__Raw data__
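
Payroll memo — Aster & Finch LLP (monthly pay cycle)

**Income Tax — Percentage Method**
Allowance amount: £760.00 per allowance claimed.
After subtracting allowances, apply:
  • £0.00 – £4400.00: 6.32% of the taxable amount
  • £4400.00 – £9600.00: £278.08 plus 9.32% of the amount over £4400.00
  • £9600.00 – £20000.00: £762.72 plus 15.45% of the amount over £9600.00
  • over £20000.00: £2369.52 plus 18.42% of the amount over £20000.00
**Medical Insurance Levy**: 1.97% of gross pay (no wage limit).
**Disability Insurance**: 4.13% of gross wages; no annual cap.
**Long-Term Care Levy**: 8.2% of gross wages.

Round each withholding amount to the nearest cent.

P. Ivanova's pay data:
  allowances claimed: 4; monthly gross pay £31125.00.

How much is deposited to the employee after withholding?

£22815.35

Income Tax: taxable = £31125.00 − 4×£760.00 = £28085.00
  £2369.52 + 18.42% × (£28085.00 − £20000.00) = £2369.52 + 18.42% × £8085.00 = £3858.78
Medical Insurance Levy: 1.97% × £31125.00 = £613.16
Disability Insurance: 4.13% × £31125.00 = £1285.46
Long-Term Care Levy: 8.2% × £31125.00 = £2552.25
Total withheld: £3858.78 + £613.16 + £1285.46 + £2552.25 = £8309.65
Net pay: £31125.00 − £8309.65 = £22815.35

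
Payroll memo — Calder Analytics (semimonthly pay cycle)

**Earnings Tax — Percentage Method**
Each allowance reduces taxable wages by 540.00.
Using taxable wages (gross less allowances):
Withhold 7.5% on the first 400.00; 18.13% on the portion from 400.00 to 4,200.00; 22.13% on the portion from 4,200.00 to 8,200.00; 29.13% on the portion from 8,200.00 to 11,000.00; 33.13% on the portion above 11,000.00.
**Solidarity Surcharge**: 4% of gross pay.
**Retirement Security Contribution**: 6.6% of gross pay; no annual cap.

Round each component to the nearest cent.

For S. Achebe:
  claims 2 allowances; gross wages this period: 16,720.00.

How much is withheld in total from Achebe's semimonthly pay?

Earnings Tax: taxable = 16,720.00 − 2×540.00 = 15,640.00
  2,419.78 + 33.13% × (15,640.00 − 11,000.00) = 2,419.78 + 33.13% × 4,640.00 = 3,957.01
Solidarity Surcharge: 4% × 16,720.00 = 668.80
Retirement Security Contribution: 6.6% × 16,720.00 = 1,103.52
Total: 3,957.01 + 668.80 + 1,103.52 = 5,729.33

5,729.33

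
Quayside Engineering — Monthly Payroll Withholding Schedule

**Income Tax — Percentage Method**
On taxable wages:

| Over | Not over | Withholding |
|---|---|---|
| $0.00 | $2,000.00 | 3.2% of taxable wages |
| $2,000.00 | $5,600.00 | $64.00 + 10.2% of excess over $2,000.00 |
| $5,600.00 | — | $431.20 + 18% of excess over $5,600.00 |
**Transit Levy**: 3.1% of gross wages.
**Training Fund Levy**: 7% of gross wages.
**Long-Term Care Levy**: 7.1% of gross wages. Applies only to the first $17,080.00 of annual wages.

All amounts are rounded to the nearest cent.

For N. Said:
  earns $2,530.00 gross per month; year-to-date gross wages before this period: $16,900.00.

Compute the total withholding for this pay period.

$386.37

Income Tax: taxable = $2,530.00
  $64.00 + 10.2% × ($2,530.00 − $2,000.00) = $64.00 + 10.2% × $530.00 = $118.06
Transit Levy: 3.1% × $2,530.00 = $78.43
Training Fund Levy: 7% × $2,530.00 = $177.10
Long-Term Care Levy: cap $17,080.00 − YTD $16,900.00 = $180.00 subject; 7.1% × $180.00 = $12.78
Total: $118.06 + $78.43 + $177.10 + $12.78 = $386.37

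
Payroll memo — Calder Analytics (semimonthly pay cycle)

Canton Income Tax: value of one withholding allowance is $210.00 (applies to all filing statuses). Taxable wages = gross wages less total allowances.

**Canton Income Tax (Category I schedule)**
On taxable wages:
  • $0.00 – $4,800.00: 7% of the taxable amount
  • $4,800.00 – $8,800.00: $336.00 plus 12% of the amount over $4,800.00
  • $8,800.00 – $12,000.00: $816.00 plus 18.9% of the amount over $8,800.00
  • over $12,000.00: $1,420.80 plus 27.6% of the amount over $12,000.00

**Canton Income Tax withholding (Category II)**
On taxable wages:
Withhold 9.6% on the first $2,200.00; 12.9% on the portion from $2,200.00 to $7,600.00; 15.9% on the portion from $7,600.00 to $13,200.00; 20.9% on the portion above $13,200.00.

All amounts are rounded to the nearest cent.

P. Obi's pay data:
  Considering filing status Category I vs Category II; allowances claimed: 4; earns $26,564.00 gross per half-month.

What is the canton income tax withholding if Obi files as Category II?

$4,415.72

Canton Income Tax (Category II): taxable = $26,564.00 − 4×$210.00 = $25,724.00
  $1,798.20 + 20.9% × ($25,724.00 − $13,200.00) = $1,798.20 + 20.9% × $12,524.00 = $4,415.72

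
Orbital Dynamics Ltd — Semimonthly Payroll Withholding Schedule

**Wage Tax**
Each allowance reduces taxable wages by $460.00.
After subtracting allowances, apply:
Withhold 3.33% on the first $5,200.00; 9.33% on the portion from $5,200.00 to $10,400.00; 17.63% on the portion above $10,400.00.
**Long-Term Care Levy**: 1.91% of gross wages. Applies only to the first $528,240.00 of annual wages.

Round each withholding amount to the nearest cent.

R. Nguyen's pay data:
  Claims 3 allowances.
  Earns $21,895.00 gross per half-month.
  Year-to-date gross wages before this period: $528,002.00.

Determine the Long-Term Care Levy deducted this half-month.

Long-Term Care Levy: cap $528,240.00 − YTD $528,002.00 = $238.00 subject; 1.91% × $238.00 = $4.55

$4.55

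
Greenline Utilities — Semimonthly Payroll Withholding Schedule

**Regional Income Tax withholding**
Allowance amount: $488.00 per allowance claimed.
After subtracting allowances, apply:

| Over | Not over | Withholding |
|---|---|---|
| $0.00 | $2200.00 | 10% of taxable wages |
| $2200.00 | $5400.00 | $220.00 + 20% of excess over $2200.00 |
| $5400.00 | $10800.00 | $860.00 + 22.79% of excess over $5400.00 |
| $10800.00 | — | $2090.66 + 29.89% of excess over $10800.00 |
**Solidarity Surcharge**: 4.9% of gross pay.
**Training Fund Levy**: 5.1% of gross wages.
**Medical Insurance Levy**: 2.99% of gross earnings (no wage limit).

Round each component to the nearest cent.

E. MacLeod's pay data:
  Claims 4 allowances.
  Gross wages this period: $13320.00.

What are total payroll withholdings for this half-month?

Regional Income Tax: taxable = $13320.00 − 4×$488.00 = $11368.00
  $2090.66 + 29.89% × ($11368.00 − $10800.00) = $2090.66 + 29.89% × $568.00 = $2260.44
Solidarity Surcharge: 4.9% × $13320.00 = $652.68
Training Fund Levy: 5.1% × $13320.00 = $679.32
Medical Insurance Levy: 2.99% × $13320.00 = $398.27
Total: $2260.44 + $652.68 + $679.32 + $398.27 = $3990.71

$3990.71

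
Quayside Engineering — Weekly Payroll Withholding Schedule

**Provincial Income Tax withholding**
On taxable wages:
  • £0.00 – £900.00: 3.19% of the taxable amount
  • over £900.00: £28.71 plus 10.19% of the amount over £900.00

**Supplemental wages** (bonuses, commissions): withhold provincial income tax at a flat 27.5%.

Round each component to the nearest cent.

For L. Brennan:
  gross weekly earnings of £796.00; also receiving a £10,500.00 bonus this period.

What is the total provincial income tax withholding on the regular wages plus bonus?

Provincial Income Tax: taxable = £796.00
  3.19% × £796.00 = £25.39
Supplemental (27.5% flat on bonus): 27.5% × £10,500.00 = £2,887.50
Total provincial income tax: £25.39 + £2,887.50 = £2,912.89

£2,912.89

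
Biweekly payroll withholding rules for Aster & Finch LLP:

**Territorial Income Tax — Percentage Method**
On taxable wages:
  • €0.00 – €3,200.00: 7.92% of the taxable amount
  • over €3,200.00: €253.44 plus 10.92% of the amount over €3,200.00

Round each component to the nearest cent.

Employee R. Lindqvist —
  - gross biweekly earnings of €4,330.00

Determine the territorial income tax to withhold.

Territorial Income Tax: taxable = €4,330.00
  €253.44 + 10.92% × (€4,330.00 − €3,200.00) = €253.44 + 10.92% × €1,130.00 = €376.84

€376.84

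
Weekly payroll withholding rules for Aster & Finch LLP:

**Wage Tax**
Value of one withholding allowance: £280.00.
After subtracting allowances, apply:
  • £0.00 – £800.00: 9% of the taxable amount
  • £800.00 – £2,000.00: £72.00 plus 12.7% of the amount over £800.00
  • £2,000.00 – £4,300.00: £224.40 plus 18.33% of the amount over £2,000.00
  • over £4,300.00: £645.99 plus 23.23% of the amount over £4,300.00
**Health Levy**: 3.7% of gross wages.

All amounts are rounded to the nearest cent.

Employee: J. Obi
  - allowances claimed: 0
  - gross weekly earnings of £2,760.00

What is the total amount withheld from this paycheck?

£465.83

Wage Tax: taxable = £2,760.00
  £224.40 + 18.33% × (£2,760.00 − £2,000.00) = £224.40 + 18.33% × £760.00 = £363.71
Health Levy: 3.7% × £2,760.00 = £102.12
Total: £363.71 + £102.12 = £465.83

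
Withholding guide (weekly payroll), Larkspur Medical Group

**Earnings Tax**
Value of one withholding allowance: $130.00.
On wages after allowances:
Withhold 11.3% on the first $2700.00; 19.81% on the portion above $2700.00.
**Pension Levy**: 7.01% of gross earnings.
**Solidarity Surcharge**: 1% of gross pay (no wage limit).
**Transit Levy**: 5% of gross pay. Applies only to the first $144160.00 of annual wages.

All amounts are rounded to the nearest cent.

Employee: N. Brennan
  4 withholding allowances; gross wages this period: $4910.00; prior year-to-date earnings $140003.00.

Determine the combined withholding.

Earnings Tax: taxable = $4910.00 − 4×$130.00 = $4390.00
  $305.10 + 19.81% × ($4390.00 − $2700.00) = $305.10 + 19.81% × $1690.00 = $639.89
Pension Levy: 7.01% × $4910.00 = $344.19
Solidarity Surcharge: 1% × $4910.00 = $49.10
Transit Levy: cap $144160.00 − YTD $140003.00 = $4157.00 subject; 5% × $4157.00 = $207.85
Total: $639.89 + $344.19 + $49.10 + $207.85 = $1241.03

$1241.03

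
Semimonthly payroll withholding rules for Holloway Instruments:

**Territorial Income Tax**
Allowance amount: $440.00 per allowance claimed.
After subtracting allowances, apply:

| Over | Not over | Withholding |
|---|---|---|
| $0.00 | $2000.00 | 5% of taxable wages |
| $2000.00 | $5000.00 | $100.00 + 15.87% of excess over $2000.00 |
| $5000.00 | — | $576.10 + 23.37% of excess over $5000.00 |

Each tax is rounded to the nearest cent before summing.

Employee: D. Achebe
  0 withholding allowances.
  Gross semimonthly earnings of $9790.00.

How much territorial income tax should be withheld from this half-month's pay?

$1695.52

Territorial Income Tax: taxable = $9790.00
  $576.10 + 23.37% × ($9790.00 − $5000.00) = $576.10 + 23.37% × $4790.00 = $1695.52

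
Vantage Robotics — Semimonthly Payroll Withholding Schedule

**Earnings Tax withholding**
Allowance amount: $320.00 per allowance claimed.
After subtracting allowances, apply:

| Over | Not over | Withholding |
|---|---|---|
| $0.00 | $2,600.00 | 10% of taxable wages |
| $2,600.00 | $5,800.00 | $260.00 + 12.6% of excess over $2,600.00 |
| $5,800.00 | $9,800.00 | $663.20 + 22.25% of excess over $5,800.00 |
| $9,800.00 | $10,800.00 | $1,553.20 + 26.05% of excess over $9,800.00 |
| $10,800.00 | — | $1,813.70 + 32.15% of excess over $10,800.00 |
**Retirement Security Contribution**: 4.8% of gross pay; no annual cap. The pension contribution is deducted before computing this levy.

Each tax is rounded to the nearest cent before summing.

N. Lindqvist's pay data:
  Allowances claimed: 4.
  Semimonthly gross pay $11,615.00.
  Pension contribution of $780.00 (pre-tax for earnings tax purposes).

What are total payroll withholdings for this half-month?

$2,018.77

Earnings Tax: taxable = $11,615.00 − $780.00 − 4×$320.00 = $9,555.00
  $663.20 + 22.25% × ($9,555.00 − $5,800.00) = $663.20 + 22.25% × $3,755.00 = $1,498.69
Retirement Security Contribution: 4.8% × $10,835.00 = $520.08
Total: $1,498.69 + $520.08 = $2,018.77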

__Goal of the exercise__
An exact transcription of the lines from the start of the listing through the line bearing "wages; no annual cap." is the whole answer.

__Exercise solution__
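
Payroll memo — Aster & Finch LLP (monthly pay cycle)

**Income Tax — Percentage Method**
Allowance amount: £760.00 per allowance claimed.
After subtracting allowances, apply:
  • £0.00 – £4400.00: 6.32% of the taxable amount
  • £4400.00 – £9600.00: £278.08 plus 9.32% of the amount over £4400.00
  • £9600.00 – £20000.00: £762.72 plus 15.45% of the amount over £9600.00
  • over £20000.00: £2369.52 plus 18.42% of the amount over £20000.00
**Medical Insurance Levy**: 1.97% of gross pay (no wage limit).
**Disability Insurance**: 4.13% of gross wages; no annual cap.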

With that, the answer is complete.